■ What you should do:
Could you set down every entry exactly as it appears?

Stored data
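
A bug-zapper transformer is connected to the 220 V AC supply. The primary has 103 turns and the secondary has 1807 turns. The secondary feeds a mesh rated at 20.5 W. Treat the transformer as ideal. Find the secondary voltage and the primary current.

V_s ≈ 3860 V, I_p ≈ 0.0932 A

V_s = V_p × N_s/N_p = 220 × 1807/103 = 3859.6 V.
I_s = P/V_s = 20.5/3859.6 = 0.0053114 A.
I_p = I_s × N_s/N_p = 0.0053114 × 1807/103 = 0.0932 A.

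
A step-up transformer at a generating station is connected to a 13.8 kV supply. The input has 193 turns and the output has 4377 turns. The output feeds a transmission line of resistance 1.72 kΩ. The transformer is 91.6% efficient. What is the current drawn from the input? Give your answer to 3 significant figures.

V_out = 13800 × 4377/193 = 312970 V.
I_out = V_out/R = 312970/1720 = 181.96 A.
P_out = V_out I_out = 312970 × 181.96 = 5.6947×10^7 W.
P_in = P_out/η = 5.6947×10^7/0.916 = 6.2169×10^7 W.
I_in = P_in/V_in = 6.2169×10^7/13800 = 4500 A.

I_in ≈ 4500 A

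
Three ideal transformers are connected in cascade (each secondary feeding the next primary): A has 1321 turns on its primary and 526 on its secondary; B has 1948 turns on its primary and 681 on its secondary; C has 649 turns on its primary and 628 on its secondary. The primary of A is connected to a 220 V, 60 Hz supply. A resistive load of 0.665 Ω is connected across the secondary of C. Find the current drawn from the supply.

After A: V = 220.00 × 526/1321 = 87.600 V.
After B: V = 87.600 × 681/1948 = 30.624 V.
After C: V = 30.624 × 628/649 = 29.633 V.
I_load = 29.633/0.665 = 44.561 A, so P_out = 29.633 × 44.561 = 1320.5 W.
All ideal ⇒ P_in = P_out, so I_supply = 1320.5/220 = 6.00 A.

I_supply ≈ 6.00 A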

■ Worked solution:
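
A bug-zapper transformer is connected to the 220 V AC supply. The primary has 103 turns and the secondary has 1807 turns. The secondary feeds a mesh rated at 20.5 W. Treat the transformer as ideal. Find the secondary voltage and the primary current.

V_s ≈ 3860 V, I_p ≈ 0.0932 A

V_s = V_p × N_s/N_p = 220 × 1807/103 = 3859.6 V.
I_s = P/V_s = 20.5/3859.6 = 0.0053114 A.
I_p = I_s × N_s/N_p = 0.0053114 × 1807/103 = 0.0932 A.

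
A step-up transformer at a generating station is connected to a 13.8 kV supply. The input has 193 turns and the output has 4377 turns. The output feeds a transmission line of resistance 1.72 kΩ. The transformer is 91.6% efficient. What is the current drawn from the input? Give your answer to 3 significant figures.

V_out = 13800 × 4377/193 = 312970 V.
I_out = V_out/R = 312970/1720 = 181.96 A.
P_out = V_out I_out = 312970 × 181.96 = 5.6947×10^7 W.
P_in = P_out/η = 5.6947×10^7/0.916 = 6.2169×10^7 W.
I_in = P_in/V_in = 6.2169×10^7/13800 = 4500 A.

I_in ≈ 4500 A

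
Three ideal transformers are connected in cascade (each secondary feeding the next primary): A has 1321 turns on its primary and 526 on its secondary; B has 1948 turns on its primary and 681 on its secondary; C has 649 turns on its primary and 628 on its secondary. The primary of A is connected to a 220 V, 60 Hz supply. A resistive load of 0.665 Ω is connected across the secondary of C. Find the current drawn from the supply.

After A: V = 220.00 × 526/1321 = 87.600 V.
After B: V = 87.600 × 681/1948 = 30.624 V.
After C: V = 30.624 × 628/649 = 29.633 V.
I_load = 29.633/0.665 = 44.561 A, so P_out = 29.633 × 44.561 = 1320.5 W.
All ideal ⇒ P_in = P_out, so I_supply = 1320.5/220 = 6.00 A.

I_supply ≈ 6.00 A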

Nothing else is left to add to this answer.